• EXERCISE PROMPT
Your task is to repeat the records exactly from the line containing "The curtain-wall spandrel" onward, through the final line.

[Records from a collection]
============================================================

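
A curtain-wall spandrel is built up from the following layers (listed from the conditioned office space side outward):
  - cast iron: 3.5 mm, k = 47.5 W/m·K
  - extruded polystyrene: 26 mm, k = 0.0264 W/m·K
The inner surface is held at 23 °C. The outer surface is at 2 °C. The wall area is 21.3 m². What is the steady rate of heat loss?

Using the resistance-network approach (series):
R_cast iron = L/(kA) = 0.0035/(47.5×21.3) = 3.459×10^-6 K/W
R_extruded polystyrene = L/(kA) = 0.026/(0.0264×21.3) = 0.04624 K/W
R_total = 0.04624 K/W
Q = ΔT / R_total = 21 / 0.04624

Q ≈ 454 W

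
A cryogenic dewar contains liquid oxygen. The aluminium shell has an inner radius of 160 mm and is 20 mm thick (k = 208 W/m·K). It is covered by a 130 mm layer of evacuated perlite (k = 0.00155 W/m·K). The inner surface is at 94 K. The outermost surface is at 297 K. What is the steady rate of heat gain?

Q ≈ 1.7 W

For a spherical shell R = (1/r₁ − 1/r₂)/(4πk); film R = 1/(h·4πr²). In series:
R_aluminium shell = (1/0.16 − 1/0.18)/(4π×208) = 2.657×10^-4 K/W
R_evacuated perlite = (1/0.18 − 1/0.31)/(4π×0.00155) = 119.6 K/W
R_total = 119.6 K/W
Q = ΔT/R_total = 203/119.6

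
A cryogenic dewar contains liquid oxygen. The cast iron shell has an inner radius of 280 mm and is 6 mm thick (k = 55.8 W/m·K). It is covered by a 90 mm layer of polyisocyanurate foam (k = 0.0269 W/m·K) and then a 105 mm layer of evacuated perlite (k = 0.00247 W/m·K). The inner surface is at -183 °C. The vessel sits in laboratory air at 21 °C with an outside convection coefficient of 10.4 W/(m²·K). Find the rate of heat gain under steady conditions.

Each spherical layer contributes R = (1/r_i − 1/r_o)/(4πk):
R_cast iron shell = (1/0.28 − 1/0.286)/(4π×55.8) = 1.069×10^-4 K/W
R_polyisocyanurate foam = (1/0.286 − 1/0.376)/(4π×0.0269) = 2.476 K/W
R_evacuated perlite = (1/0.376 − 1/0.481)/(4π×0.00247) = 18.7 K/W
R_outer film = 1/(h·4πr_o²) = 1/(10.4×4π×0.481²) = 0.03307 K/W
R_total = 21.21 K/W
Q = ΔT/R_total = 204/21.21

Q ≈ 9.62 W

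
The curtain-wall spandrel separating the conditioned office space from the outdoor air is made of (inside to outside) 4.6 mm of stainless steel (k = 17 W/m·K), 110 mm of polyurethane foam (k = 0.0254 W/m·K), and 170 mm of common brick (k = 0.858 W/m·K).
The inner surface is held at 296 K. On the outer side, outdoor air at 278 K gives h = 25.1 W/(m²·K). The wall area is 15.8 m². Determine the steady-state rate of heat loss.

Thermal resistances in series:
R_stainless steel = L/(kA) = 0.0046/(17×15.8) = 1.713×10^-5 K/W
R_polyurethane foam = L/(kA) = 0.11/(0.0254×15.8) = 0.2741 K/W
R_common brick = L/(kA) = 0.17/(0.858×15.8) = 0.01254 K/W
R_outer film = 1/(h_o·A) = 1/(25.1×15.8) = 0.002522 K/W
R_total = 0.2892 K/W
Q = ΔT / R_total = 18 / 0.2892

Q ≈ 62.2 W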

============================================================

• RESPONSE
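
The curtain-wall spandrel separating the conditioned office space from the outdoor air is made of (inside to outside) 4.6 mm of stainless steel (k = 17 W/m·K), 110 mm of polyurethane foam (k = 0.0254 W/m·K), and 170 mm of common brick (k = 0.858 W/m·K).
The inner surface is held at 296 K. On the outer side, outdoor air at 278 K gives h = 25.1 W/(m²·K). The wall area is 15.8 m². Determine the steady-state rate of heat loss.

Thermal resistances in series:
R_stainless steel = L/(kA) = 0.0046/(17×15.8) = 1.713×10^-5 K/W
R_polyurethane foam = L/(kA) = 0.11/(0.0254×15.8) = 0.2741 K/W
R_common brick = L/(kA) = 0.17/(0.858×15.8) = 0.01254 K/W
R_outer film = 1/(h_o·A) = 1/(25.1×15.8) = 0.002522 K/W
R_total = 0.2892 K/W
Q = ΔT / R_total = 18 / 0.2892

Q ≈ 62.2 W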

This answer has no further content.